**Exercise prompt**
One range is to be output from the listing below, exactly as written: the line with "[M L^-1 T^-2]" to the line with "(Base dimensions: Θ, T, M, L.)", both kept.

**Data excerpts**

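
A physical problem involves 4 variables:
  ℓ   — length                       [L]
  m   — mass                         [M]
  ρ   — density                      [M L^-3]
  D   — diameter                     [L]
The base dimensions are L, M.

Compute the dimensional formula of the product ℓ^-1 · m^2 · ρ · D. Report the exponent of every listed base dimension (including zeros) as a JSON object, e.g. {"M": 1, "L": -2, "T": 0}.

Write exponents as rows L,M / cols ℓ,m,ρ,D:
  L: [ 1  0 -3  1]
  M: [ 0  1  1  0]
  [L]: (-1)·1+(2)·0+(1)·-3+(1)·1 = -3
  [M]: (-1)·0+(2)·1+(1)·1+(1)·0 = 3
⇒ L^-3 M^3

{"L": -3, "M": 3}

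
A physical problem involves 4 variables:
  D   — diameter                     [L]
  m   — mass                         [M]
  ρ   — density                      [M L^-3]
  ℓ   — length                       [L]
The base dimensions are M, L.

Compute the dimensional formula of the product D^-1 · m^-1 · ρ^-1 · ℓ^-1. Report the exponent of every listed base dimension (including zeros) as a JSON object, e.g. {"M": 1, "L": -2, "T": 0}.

Dimensional matrix (M×L by D×m×ρ×ℓ):
  M: [ 0  1  1  0]
  L: [ 1  0 -3  1]
  [M]: (-1)·0+(-1)·1+(-1)·1+(-1)·0 = -2
  [L]: (-1)·1+(-1)·0+(-1)·-3+(-1)·1 = 1
⇒ M^-2 L

{"M": -2, "L": 1}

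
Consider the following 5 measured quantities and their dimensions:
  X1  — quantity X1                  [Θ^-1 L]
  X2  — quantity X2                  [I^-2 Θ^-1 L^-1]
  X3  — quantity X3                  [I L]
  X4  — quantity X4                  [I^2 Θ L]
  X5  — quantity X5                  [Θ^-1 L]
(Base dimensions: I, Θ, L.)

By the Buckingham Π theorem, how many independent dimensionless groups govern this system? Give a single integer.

3

Dimensional matrix (I×Θ×L by X1×X2×X3×X4×X5):
  I: [ 0 -2  1  2  0]
  Θ: [-1 -1  0  1 -1]
  L: [ 1 -1  1  1  1]
RREF → pivots at {X1,X2} ⇒ r = 2
n=5, r=2 ⇒ 3 dimensionless groups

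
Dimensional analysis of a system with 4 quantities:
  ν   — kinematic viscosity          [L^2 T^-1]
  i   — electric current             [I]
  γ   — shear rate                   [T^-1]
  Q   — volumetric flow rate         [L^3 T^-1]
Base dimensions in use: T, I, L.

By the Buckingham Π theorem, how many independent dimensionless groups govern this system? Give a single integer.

Exponent matrix [T,I,L] × [ν,i,γ,Q]:
  T: [-1  0 -1 -1]
  I: [ 0  1  0  0]
  L: [ 2  0  0  3]
Row reduction gives pivot columns ν,i,γ; rank = 3
Π count = n − r = 4 − 3 = 1

1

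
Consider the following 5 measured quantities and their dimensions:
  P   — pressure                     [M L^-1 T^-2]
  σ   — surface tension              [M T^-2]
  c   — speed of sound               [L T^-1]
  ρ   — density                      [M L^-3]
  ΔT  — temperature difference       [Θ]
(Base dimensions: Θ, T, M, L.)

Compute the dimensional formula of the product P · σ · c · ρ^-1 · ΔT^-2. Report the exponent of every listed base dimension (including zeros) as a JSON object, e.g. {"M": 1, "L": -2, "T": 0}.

Dimensional matrix (Θ×T×M×L by P×σ×c×ρ×ΔT):
  Θ: [ 0  0  0  0  1]
  T: [-2 -2 -1  0  0]
  M: [ 1  1  0  1  0]
  L: [-1  0  1 -3  0]
  [Θ]: (1)·0+(1)·0+(1)·0+(-1)·0+(-2)·1 = -2
  [T]: (1)·-2+(1)·-2+(1)·-1+(-1)·0+(-2)·0 = -5
  [M]: (1)·1+(1)·1+(1)·0+(-1)·1+(-2)·0 = 1
  [L]: (1)·-1+(1)·0+(1)·1+(-1)·-3+(-2)·0 = 3
⇒ Θ^-2 T^-5 M L^3

{"Θ": -2, "T": -5, "M": 1, "L": 3}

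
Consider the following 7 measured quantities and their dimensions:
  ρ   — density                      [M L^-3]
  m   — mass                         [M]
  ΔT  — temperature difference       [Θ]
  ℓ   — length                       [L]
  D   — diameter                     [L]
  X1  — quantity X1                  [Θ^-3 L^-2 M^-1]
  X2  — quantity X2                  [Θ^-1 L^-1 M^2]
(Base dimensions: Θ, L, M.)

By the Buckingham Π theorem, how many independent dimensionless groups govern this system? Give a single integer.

Exponent matrix [Θ,L,M] × [ρ,m,ΔT,ℓ,D,X1,X2]:
  Θ: [ 0  0  1  0  0 -3 -1]
  L: [-3  0  0  1  1 -2 -1]
  M: [ 1  1  0  0  0 -1  2]
Row reduction gives pivot columns ρ,m,ΔT; rank = 3
n=7, r=3 ⇒ 4 dimensionless groups

4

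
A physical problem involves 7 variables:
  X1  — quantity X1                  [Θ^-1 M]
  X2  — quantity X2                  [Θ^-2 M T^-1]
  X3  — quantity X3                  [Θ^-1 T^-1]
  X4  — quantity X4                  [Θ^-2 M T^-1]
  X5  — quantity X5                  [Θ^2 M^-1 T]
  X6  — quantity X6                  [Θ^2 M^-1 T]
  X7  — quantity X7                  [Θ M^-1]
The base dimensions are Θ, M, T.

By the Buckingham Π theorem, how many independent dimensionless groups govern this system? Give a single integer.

5

Exponent matrix [Θ,M,T] × [X1,X2,X3,X4,X5,X6,X7]:
  Θ: [-1 -2 -1 -2  2  2  1]
  M: [ 1  1  0  1 -1 -1 -1]
  T: [ 0 -1 -1 -1  1  1  0]
RREF → pivots at {X1,X2} ⇒ r = 2
7 vars − rank 2 = 5 Π groups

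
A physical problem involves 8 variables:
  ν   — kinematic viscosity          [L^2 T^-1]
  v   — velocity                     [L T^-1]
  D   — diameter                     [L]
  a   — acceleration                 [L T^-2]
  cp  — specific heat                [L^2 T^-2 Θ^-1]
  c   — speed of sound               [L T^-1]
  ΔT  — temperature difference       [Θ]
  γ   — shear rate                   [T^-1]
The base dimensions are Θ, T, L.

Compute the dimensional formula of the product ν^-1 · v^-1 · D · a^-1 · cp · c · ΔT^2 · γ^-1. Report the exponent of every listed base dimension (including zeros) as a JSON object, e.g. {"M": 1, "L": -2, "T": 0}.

{"Θ": 1, "T": 2, "L": 0}

Exponent matrix [Θ,T,L] × [ν,v,D,a,cp,c,ΔT,γ]:
  Θ: [ 0  0  0  0 -1  0  1  0]
  T: [-1 -1  0 -2 -2 -1  0 -1]
  L: [ 2  1  1  1  2  1  0  0]
  [Θ]: (-1)·0+(-1)·0+(1)·0+(-1)·0+(1)·-1+(1)·0+(2)·1+(-1)·0 = 1
  [T]: (-1)·-1+(-1)·-1+(1)·0+(-1)·-2+(1)·-2+(1)·-1+(2)·0+(-1)·-1 = 2
  [L]: (-1)·2+(-1)·1+(1)·1+(-1)·1+(1)·2+(1)·1+(2)·0+(-1)·0 = 0
⇒ Θ T^2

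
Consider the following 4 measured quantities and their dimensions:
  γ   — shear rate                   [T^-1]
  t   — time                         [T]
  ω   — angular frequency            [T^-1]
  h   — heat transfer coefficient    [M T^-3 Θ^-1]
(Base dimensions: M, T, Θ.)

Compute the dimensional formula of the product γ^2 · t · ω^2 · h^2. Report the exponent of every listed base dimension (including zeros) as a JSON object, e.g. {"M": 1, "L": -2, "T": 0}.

{"M": 2, "T": -9, "Θ": -2}

Exponent matrix [M,T,Θ] × [γ,t,ω,h]:
  M: [ 0  0  0  1]
  T: [-1  1 -1 -3]
  Θ: [ 0  0  0 -1]
  [M]: (2)·0+(1)·0+(2)·0+(2)·1 = 2
  [T]: (2)·-1+(1)·1+(2)·-1+(2)·-3 = -9
  [Θ]: (2)·0+(1)·0+(2)·0+(2)·-1 = -2
⇒ M^2 T^-9 Θ^-2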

**Response to this exercise**
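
  P   — pressure                     [M L^-1 T^-2]
  σ   — surface tension              [M T^-2]
  c   — speed of sound               [L T^-1]
  ρ   — density                      [M L^-3]
  ΔT  — temperature difference       [Θ]
(Base dimensions: Θ, T, M, L.)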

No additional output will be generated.